■ About this task: In the listing below, look for "each" and copy every line that has it.

■ Working data:
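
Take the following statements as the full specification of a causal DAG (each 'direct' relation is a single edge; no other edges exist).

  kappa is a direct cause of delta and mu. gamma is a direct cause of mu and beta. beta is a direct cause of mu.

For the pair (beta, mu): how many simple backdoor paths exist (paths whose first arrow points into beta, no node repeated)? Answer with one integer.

1

A backdoor path from beta to mu is any simple undirected path whose first edge points into beta (i.e. leaves beta via a parent).
Parents of beta: {gamma}.
Enumerating:
  P1: beta <- gamma -> mu
That exhausts the simple backdoor paths. Count: 1.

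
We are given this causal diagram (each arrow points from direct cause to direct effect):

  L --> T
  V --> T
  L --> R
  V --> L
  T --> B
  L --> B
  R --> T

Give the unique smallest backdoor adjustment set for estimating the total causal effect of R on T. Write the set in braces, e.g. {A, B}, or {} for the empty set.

Variables eligible for adjustment (non-descendants of R, excluding R and T): {L, V}.
Backdoor paths from R to T:
  P1: R <- L <- V -> T
  P2: R <- L -> T
  P3: R <- L -> B <- T
The empty set is not sufficient: P1 (R <- L <- V -> T) has no collider blocking it and no conditioned non-collider, so it is open.
Try {L}:
  P1: blocked at chain node L ∈ conditioning set.
  P2: blocked at fork node L ∈ conditioning set.
  P3: blocked at fork node L ∈ conditioning set.
{L} contains no descendant of R and blocks every backdoor path.
No other singleton works — e.g. {V} leaves P2 open — so {L} is the unique smallest valid adjustment set.

{L}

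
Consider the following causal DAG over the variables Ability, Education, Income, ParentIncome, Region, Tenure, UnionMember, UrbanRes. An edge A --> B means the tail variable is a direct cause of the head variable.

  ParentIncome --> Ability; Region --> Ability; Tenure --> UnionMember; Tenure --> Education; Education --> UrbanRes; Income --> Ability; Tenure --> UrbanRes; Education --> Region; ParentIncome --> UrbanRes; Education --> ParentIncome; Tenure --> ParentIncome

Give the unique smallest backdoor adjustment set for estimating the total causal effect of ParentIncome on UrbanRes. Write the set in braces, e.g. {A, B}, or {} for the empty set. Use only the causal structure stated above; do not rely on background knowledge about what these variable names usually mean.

{Education, Tenure}

Variables eligible for adjustment (non-descendants of ParentIncome, excluding ParentIncome and UrbanRes): {Education, Income, Region, Tenure, UnionMember}.
Backdoor paths from ParentIncome to UrbanRes:
  P1: ParentIncome <- Tenure -> Education -> UrbanRes
  P2: ParentIncome <- Tenure -> UrbanRes
  P3: ParentIncome <- Education <- Tenure -> UrbanRes
  P4: ParentIncome <- Education -> UrbanRes
The empty set is not sufficient: P1 (ParentIncome <- Tenure -> Education -> UrbanRes) has no collider blocking it and no conditioned non-collider, so it is open.
Try {Education, Tenure}:
  P1: blocked at fork node Tenure ∈ conditioning set.
  P2: blocked at fork node Tenure ∈ conditioning set.
  P3: blocked at chain node Education ∈ conditioning set.
  P4: blocked at fork node Education ∈ conditioning set.
{Education, Tenure} contains no descendant of ParentIncome and blocks every backdoor path.
Every element of {Education, Tenure} is needed (dropping Education leaves P4 open; dropping Tenure leaves P2 open), so no proper subset is valid.
Among all size-2 subsets of the eligible variables, only {Education, Tenure} blocks every backdoor path, so it is the unique smallest valid adjustment set.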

■ Exercise result:
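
Take the following statements as the full specification of a causal DAG (each 'direct' relation is a single edge; no other edges exist).
We are given this causal diagram (each arrow points from direct cause to direct effect):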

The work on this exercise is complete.